■ **Dataset extract**
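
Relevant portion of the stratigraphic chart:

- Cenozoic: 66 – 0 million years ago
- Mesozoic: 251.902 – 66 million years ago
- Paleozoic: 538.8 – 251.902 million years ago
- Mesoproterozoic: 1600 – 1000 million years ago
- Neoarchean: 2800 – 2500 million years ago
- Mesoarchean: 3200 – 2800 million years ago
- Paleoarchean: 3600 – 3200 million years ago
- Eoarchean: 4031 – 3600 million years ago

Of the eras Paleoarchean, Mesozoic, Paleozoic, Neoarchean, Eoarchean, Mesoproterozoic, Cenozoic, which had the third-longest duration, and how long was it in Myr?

Paleoarchean, 400 million years

Start − end for each: Paleoarchean 3600 − 3200 = 400; Mesozoic 251.902 − 66 = 185.902; Paleozoic 538.8 − 251.902 = 286.898; Neoarchean 2800 − 2500 = 300; Eoarchean 4031 − 3600 = 431; Mesoproterozoic 1600 − 1000 = 600; Cenozoic 66 − 0 = 66.
Ranking these from longest: Mesoproterozoic > Eoarchean > Paleoarchean > Neoarchean > Paleozoic > Mesozoic > Cenozoic.
Position 3 in that ranking is Paleoarchean, which lasted 400 Myr.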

■ **What the task asks**
Print all the data exactly.

■ **Written answer**
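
Relevant portion of the stratigraphic chart:

- Cenozoic: 66 – 0 million years ago
- Mesozoic: 251.902 – 66 million years ago
- Paleozoic: 538.8 – 251.902 million years ago
- Mesoproterozoic: 1600 – 1000 million years ago
- Neoarchean: 2800 – 2500 million years ago
- Mesoarchean: 3200 – 2800 million years ago
- Paleoarchean: 3600 – 3200 million years ago
- Eoarchean: 4031 – 3600 million years ago

Of the eras Paleoarchean, Mesozoic, Paleozoic, Neoarchean, Eoarchean, Mesoproterozoic, Cenozoic, which had the third-longest duration, and how long was it in Myr?

Paleoarchean, 400 million years

Start − end for each: Paleoarchean 3600 − 3200 = 400; Mesozoic 251.902 − 66 = 185.902; Paleozoic 538.8 − 251.902 = 286.898; Neoarchean 2800 − 2500 = 300; Eoarchean 4031 − 3600 = 431; Mesoproterozoic 1600 − 1000 = 600; Cenozoic 66 − 0 = 66.
Ranking these from longest: Mesoproterozoic > Eoarchean > Paleoarchean > Neoarchean > Paleozoic > Mesozoic > Cenozoic.
Position 3 in that ranking is Paleoarchean, which lasted 400 Myr.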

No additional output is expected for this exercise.